Data excerpts –

########

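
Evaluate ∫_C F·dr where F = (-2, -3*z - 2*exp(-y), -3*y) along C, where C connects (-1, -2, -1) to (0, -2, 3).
22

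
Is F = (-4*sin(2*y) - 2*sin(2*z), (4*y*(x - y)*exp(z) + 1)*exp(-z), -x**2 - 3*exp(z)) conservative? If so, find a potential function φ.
No, ∇×F = (exp(-z), 2*x - 4*cos(2*z), 4*y + 8*cos(2*y)) ≠ 0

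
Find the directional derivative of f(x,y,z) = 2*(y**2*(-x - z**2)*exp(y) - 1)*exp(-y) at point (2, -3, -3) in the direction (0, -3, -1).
3*sqrt(10)*(-84 - exp(3))/5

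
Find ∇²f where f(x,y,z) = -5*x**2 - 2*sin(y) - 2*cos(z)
2*sin(y) + 2*cos(z) - 10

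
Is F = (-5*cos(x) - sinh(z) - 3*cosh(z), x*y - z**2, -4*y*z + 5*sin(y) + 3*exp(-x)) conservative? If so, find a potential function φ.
No, ∇×F = (-2*z + 5*cos(y), -3*sinh(z) - cosh(z) + 3*exp(-x), y) ≠ 0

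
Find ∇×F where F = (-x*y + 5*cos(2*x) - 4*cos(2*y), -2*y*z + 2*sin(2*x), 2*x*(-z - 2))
(2*y, 2*z + 4, x - 8*sin(2*y) + 4*cos(2*x))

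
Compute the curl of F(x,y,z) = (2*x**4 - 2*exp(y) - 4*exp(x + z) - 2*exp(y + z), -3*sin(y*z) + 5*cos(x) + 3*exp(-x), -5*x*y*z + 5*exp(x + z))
(-5*x*z + 3*y*cos(y*z), 5*y*z - 9*exp(x + z) - 2*exp(y + z), 2*exp(y) + 2*exp(y + z) - 5*sin(x) - 3*exp(-x))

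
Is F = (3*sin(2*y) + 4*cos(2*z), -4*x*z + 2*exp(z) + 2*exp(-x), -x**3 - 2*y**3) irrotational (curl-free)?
No, ∇×F = (4*x - 6*y**2 - 2*exp(z), 3*x**2 - 8*sin(2*z), -4*z - 6*cos(2*y) - 2*exp(-x))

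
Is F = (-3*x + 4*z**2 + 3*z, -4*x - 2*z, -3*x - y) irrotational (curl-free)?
No, ∇×F = (1, 8*z + 6, -4)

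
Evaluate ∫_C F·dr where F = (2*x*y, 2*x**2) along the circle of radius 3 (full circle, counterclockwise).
0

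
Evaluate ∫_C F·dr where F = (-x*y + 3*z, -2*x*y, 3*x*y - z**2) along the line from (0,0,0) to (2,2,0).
-8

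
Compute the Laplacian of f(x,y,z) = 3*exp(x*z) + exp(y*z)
3*x**2*exp(x*z) + y**2*exp(y*z) + 3*z**2*exp(x*z) + z**2*exp(y*z)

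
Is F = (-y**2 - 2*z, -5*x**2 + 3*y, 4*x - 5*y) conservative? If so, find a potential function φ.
No, ∇×F = (-5, -6, -10*x + 2*y) ≠ 0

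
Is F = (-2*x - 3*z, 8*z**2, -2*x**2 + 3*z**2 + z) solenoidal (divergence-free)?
No, ∇·F = 6*z - 1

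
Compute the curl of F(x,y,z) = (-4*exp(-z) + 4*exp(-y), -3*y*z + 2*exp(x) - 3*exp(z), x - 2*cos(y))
(3*y + 3*exp(z) + 2*sin(y), -1 + 4*exp(-z), 2*exp(x) + 4*exp(-y))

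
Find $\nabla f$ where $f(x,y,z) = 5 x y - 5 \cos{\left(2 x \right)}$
(5*y + 10*sin(2*x), 5*x, 0)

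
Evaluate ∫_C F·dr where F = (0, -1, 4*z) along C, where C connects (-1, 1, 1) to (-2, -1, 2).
8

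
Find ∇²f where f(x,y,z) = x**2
2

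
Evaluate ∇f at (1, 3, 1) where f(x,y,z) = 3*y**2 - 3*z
(0, 18, -3)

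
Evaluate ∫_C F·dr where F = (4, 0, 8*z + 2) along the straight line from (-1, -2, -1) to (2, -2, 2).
30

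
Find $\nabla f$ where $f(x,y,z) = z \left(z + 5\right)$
(0, 0, 2*z + 5)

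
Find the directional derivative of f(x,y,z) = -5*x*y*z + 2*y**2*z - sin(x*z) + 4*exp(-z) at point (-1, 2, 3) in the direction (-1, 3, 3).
3*sqrt(19)*(2*exp(3)*cos(3) - 4 + 67*exp(3))*exp(-3)/19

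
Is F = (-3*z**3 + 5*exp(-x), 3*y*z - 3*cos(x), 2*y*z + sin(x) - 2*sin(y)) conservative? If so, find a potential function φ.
No, ∇×F = (-3*y + 2*z - 2*cos(y), -9*z**2 - cos(x), 3*sin(x)) ≠ 0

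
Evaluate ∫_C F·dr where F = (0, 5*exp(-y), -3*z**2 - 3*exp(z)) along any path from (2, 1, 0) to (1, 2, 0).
-(5 - 5*E)*exp(-2)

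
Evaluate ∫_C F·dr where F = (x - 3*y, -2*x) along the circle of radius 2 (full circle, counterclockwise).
4*pi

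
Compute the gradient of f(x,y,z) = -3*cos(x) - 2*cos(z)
(3*sin(x), 0, 2*sin(z))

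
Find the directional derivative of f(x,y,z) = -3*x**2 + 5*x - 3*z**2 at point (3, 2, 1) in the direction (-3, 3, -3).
19*sqrt(3)/3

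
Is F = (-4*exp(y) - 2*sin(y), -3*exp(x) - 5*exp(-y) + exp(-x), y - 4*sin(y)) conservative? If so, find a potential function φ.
No, ∇×F = (1 - 4*cos(y), 0, -3*exp(x) + 4*exp(y) + 2*cos(y) - exp(-x)) ≠ 0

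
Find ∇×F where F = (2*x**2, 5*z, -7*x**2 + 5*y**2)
(10*y - 5, 14*x, 0)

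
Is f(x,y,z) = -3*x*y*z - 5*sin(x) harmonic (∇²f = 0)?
No, ∇²f = 5*sin(x)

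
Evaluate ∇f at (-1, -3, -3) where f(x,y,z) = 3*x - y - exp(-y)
(3, -1 + exp(3), 0)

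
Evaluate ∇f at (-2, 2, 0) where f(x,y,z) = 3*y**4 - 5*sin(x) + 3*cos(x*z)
(-5*cos(2), 96, 0)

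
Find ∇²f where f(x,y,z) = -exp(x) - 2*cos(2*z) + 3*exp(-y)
-exp(x) + 8*cos(2*z) + 3*exp(-y)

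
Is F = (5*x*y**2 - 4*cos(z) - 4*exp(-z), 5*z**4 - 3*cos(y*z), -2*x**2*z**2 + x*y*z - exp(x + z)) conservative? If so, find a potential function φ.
No, ∇×F = (x*z - 3*y*sin(y*z) - 20*z**3, 4*x*z**2 - y*z + exp(x + z) + 4*sin(z) + 4*exp(-z), -10*x*y) ≠ 0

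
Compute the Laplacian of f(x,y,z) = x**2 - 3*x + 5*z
2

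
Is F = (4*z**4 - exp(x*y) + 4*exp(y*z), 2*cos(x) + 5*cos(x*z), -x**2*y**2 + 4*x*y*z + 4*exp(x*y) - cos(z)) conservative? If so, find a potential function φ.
No, ∇×F = (x*(-2*x*y + 4*z + 4*exp(x*y) + 5*sin(x*z)), 2*x*y**2 - 4*y*z - 4*y*exp(x*y) + 4*y*exp(y*z) + 16*z**3, x*exp(x*y) - 4*z*exp(y*z) - 5*z*sin(x*z) - 2*sin(x)) ≠ 0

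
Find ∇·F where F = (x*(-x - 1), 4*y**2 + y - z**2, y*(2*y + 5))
-2*x + 8*y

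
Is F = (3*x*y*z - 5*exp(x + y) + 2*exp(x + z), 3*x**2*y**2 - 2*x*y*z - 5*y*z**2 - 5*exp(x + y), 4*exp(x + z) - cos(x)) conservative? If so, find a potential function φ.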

########

Activity – Working from the material above, retype it in its entirety without change.

Answer box –
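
Evaluate ∫_C F·dr where F = (-2, -3*z - 2*exp(-y), -3*y) along C, where C connects (-1, -2, -1) to (0, -2, 3).
22

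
Is F = (-4*sin(2*y) - 2*sin(2*z), (4*y*(x - y)*exp(z) + 1)*exp(-z), -x**2 - 3*exp(z)) conservative? If so, find a potential function φ.
No, ∇×F = (exp(-z), 2*x - 4*cos(2*z), 4*y + 8*cos(2*y)) ≠ 0

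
Find the directional derivative of f(x,y,z) = 2*(y**2*(-x - z**2)*exp(y) - 1)*exp(-y) at point (2, -3, -3) in the direction (0, -3, -1).
3*sqrt(10)*(-84 - exp(3))/5

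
Find ∇²f where f(x,y,z) = -5*x**2 - 2*sin(y) - 2*cos(z)
2*sin(y) + 2*cos(z) - 10

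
Is F = (-5*cos(x) - sinh(z) - 3*cosh(z), x*y - z**2, -4*y*z + 5*sin(y) + 3*exp(-x)) conservative? If so, find a potential function φ.
No, ∇×F = (-2*z + 5*cos(y), -3*sinh(z) - cosh(z) + 3*exp(-x), y) ≠ 0

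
Find ∇×F where F = (-x*y + 5*cos(2*x) - 4*cos(2*y), -2*y*z + 2*sin(2*x), 2*x*(-z - 2))
(2*y, 2*z + 4, x - 8*sin(2*y) + 4*cos(2*x))

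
Compute the curl of F(x,y,z) = (2*x**4 - 2*exp(y) - 4*exp(x + z) - 2*exp(y + z), -3*sin(y*z) + 5*cos(x) + 3*exp(-x), -5*x*y*z + 5*exp(x + z))
(-5*x*z + 3*y*cos(y*z), 5*y*z - 9*exp(x + z) - 2*exp(y + z), 2*exp(y) + 2*exp(y + z) - 5*sin(x) - 3*exp(-x))

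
Is F = (3*sin(2*y) + 4*cos(2*z), -4*x*z + 2*exp(z) + 2*exp(-x), -x**3 - 2*y**3) irrotational (curl-free)?
No, ∇×F = (4*x - 6*y**2 - 2*exp(z), 3*x**2 - 8*sin(2*z), -4*z - 6*cos(2*y) - 2*exp(-x))

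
Is F = (-3*x + 4*z**2 + 3*z, -4*x - 2*z, -3*x - y) irrotational (curl-free)?
No, ∇×F = (1, 8*z + 6, -4)

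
Evaluate ∫_C F·dr where F = (2*x*y, 2*x**2) along the circle of radius 3 (full circle, counterclockwise).
0

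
Evaluate ∫_C F·dr where F = (-x*y + 3*z, -2*x*y, 3*x*y - z**2) along the line from (0,0,0) to (2,2,0).
-8

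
Compute the Laplacian of f(x,y,z) = 3*exp(x*z) + exp(y*z)
3*x**2*exp(x*z) + y**2*exp(y*z) + 3*z**2*exp(x*z) + z**2*exp(y*z)

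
Is F = (-y**2 - 2*z, -5*x**2 + 3*y, 4*x - 5*y) conservative? If so, find a potential function φ.
No, ∇×F = (-5, -6, -10*x + 2*y) ≠ 0

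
Is F = (-2*x - 3*z, 8*z**2, -2*x**2 + 3*z**2 + z) solenoidal (divergence-free)?
No, ∇·F = 6*z - 1

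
Compute the curl of F(x,y,z) = (-4*exp(-z) + 4*exp(-y), -3*y*z + 2*exp(x) - 3*exp(z), x - 2*cos(y))
(3*y + 3*exp(z) + 2*sin(y), -1 + 4*exp(-z), 2*exp(x) + 4*exp(-y))

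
Find $\nabla f$ where $f(x,y,z) = 5 x y - 5 \cos{\left(2 x \right)}$
(5*y + 10*sin(2*x), 5*x, 0)

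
Evaluate ∫_C F·dr where F = (0, -1, 4*z) along C, where C connects (-1, 1, 1) to (-2, -1, 2).
8

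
Find ∇²f where f(x,y,z) = x**2
2

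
Evaluate ∇f at (1, 3, 1) where f(x,y,z) = 3*y**2 - 3*z
(0, 18, -3)

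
Evaluate ∫_C F·dr where F = (4, 0, 8*z + 2) along the straight line from (-1, -2, -1) to (2, -2, 2).
30

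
Find $\nabla f$ where $f(x,y,z) = z \left(z + 5\right)$
(0, 0, 2*z + 5)

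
Find the directional derivative of f(x,y,z) = -5*x*y*z + 2*y**2*z - sin(x*z) + 4*exp(-z) at point (-1, 2, 3) in the direction (-1, 3, 3).
3*sqrt(19)*(2*exp(3)*cos(3) - 4 + 67*exp(3))*exp(-3)/19

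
Is F = (-3*z**3 + 5*exp(-x), 3*y*z - 3*cos(x), 2*y*z + sin(x) - 2*sin(y)) conservative? If so, find a potential function φ.
No, ∇×F = (-3*y + 2*z - 2*cos(y), -9*z**2 - cos(x), 3*sin(x)) ≠ 0

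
Evaluate ∫_C F·dr where F = (0, 5*exp(-y), -3*z**2 - 3*exp(z)) along any path from (2, 1, 0) to (1, 2, 0).
-(5 - 5*E)*exp(-2)

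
Evaluate ∫_C F·dr where F = (x - 3*y, -2*x) along the circle of radius 2 (full circle, counterclockwise).
4*pi

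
Compute the gradient of f(x,y,z) = -3*cos(x) - 2*cos(z)
(3*sin(x), 0, 2*sin(z))

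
Find the directional derivative of f(x,y,z) = -3*x**2 + 5*x - 3*z**2 at point (3, 2, 1) in the direction (-3, 3, -3).
19*sqrt(3)/3

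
Is F = (-4*exp(y) - 2*sin(y), -3*exp(x) - 5*exp(-y) + exp(-x), y - 4*sin(y)) conservative? If so, find a potential function φ.
No, ∇×F = (1 - 4*cos(y), 0, -3*exp(x) + 4*exp(y) + 2*cos(y) - exp(-x)) ≠ 0

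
Find ∇×F where F = (2*x**2, 5*z, -7*x**2 + 5*y**2)
(10*y - 5, 14*x, 0)

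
Is f(x,y,z) = -3*x*y*z - 5*sin(x) harmonic (∇²f = 0)?
No, ∇²f = 5*sin(x)

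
Evaluate ∇f at (-1, -3, -3) where f(x,y,z) = 3*x - y - exp(-y)
(3, -1 + exp(3), 0)

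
Evaluate ∇f at (-2, 2, 0) where f(x,y,z) = 3*y**4 - 5*sin(x) + 3*cos(x*z)
(-5*cos(2), 96, 0)

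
Find ∇²f where f(x,y,z) = -exp(x) - 2*cos(2*z) + 3*exp(-y)
-exp(x) + 8*cos(2*z) + 3*exp(-y)

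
Is F = (5*x*y**2 - 4*cos(z) - 4*exp(-z), 5*z**4 - 3*cos(y*z), -2*x**2*z**2 + x*y*z - exp(x + z)) conservative? If so, find a potential function φ.
No, ∇×F = (x*z - 3*y*sin(y*z) - 20*z**3, 4*x*z**2 - y*z + exp(x + z) + 4*sin(z) + 4*exp(-z), -10*x*y) ≠ 0

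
Compute the Laplacian of f(x,y,z) = x**2 - 3*x + 5*z
2

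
Is F = (4*z**4 - exp(x*y) + 4*exp(y*z), 2*cos(x) + 5*cos(x*z), -x**2*y**2 + 4*x*y*z + 4*exp(x*y) - cos(z)) conservative? If so, find a potential function φ.
No, ∇×F = (x*(-2*x*y + 4*z + 4*exp(x*y) + 5*sin(x*z)), 2*x*y**2 - 4*y*z - 4*y*exp(x*y) + 4*y*exp(y*z) + 16*z**3, x*exp(x*y) - 4*z*exp(y*z) - 5*z*sin(x*z) - 2*sin(x)) ≠ 0

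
Find ∇·F where F = (x*(-x - 1), 4*y**2 + y - z**2, y*(2*y + 5))
-2*x + 8*y

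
Is F = (3*x*y*z - 5*exp(x + y) + 2*exp(x + z), 3*x**2*y**2 - 2*x*y*z - 5*y*z**2 - 5*exp(x + y), 4*exp(x + z) - cos(x)) conservative? If so, find a potential function φ.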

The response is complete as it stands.